→ **WHAT YOU HAVE TO DO**
Output should begin at the line holding "Give the address" and end at the last line of the entries; print those lines verbatim and no others.

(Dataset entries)

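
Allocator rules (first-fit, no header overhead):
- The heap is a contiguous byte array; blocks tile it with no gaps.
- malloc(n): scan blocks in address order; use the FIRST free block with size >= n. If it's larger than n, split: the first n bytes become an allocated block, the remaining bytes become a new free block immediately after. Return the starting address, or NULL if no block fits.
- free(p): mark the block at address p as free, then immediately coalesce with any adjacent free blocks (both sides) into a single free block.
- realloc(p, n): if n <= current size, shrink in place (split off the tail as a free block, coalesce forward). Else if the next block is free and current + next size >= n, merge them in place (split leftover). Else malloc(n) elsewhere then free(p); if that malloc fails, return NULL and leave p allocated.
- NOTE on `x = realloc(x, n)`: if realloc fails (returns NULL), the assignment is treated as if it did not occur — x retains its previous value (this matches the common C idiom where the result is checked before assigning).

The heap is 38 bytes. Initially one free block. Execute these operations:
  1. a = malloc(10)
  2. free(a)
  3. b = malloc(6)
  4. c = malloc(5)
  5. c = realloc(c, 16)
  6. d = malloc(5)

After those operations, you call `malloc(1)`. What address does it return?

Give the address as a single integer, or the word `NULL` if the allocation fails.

Answer: 27

Derivation:
Op 1: a = malloc(10) -> a = 0; heap: [0-9 ALLOC][10-37 FREE]
Op 2: free(a) -> (freed a); heap: [0-37 FREE]
Op 3: b = malloc(6) -> b = 0; heap: [0-5 ALLOC][6-37 FREE]
Op 4: c = malloc(5) -> c = 6; heap: [0-5 ALLOC][6-10 ALLOC][11-37 FREE]
Op 5: c = realloc(c, 16) -> c = 6; heap: [0-5 ALLOC][6-21 ALLOC][22-37 FREE]
Op 6: d = malloc(5) -> d = 22; heap: [0-5 ALLOC][6-21 ALLOC][22-26 ALLOC][27-37 FREE]
malloc(1): first-fit scan over [0-5 ALLOC][6-21 ALLOC][22-26 ALLOC][27-37 FREE] -> 27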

→ **REPLY**
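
Give the address as a single integer, or the word `NULL` if the allocation fails.

Answer: 27

Derivation:
Op 1: a = malloc(10) -> a = 0; heap: [0-9 ALLOC][10-37 FREE]
Op 2: free(a) -> (freed a); heap: [0-37 FREE]
Op 3: b = malloc(6) -> b = 0; heap: [0-5 ALLOC][6-37 FREE]
Op 4: c = malloc(5) -> c = 6; heap: [0-5 ALLOC][6-10 ALLOC][11-37 FREE]
Op 5: c = realloc(c, 16) -> c = 6; heap: [0-5 ALLOC][6-21 ALLOC][22-37 FREE]
Op 6: d = malloc(5) -> d = 22; heap: [0-5 ALLOC][6-21 ALLOC][22-26 ALLOC][27-37 FREE]
malloc(1): first-fit scan over [0-5 ALLOC][6-21 ALLOC][22-26 ALLOC][27-37 FREE] -> 27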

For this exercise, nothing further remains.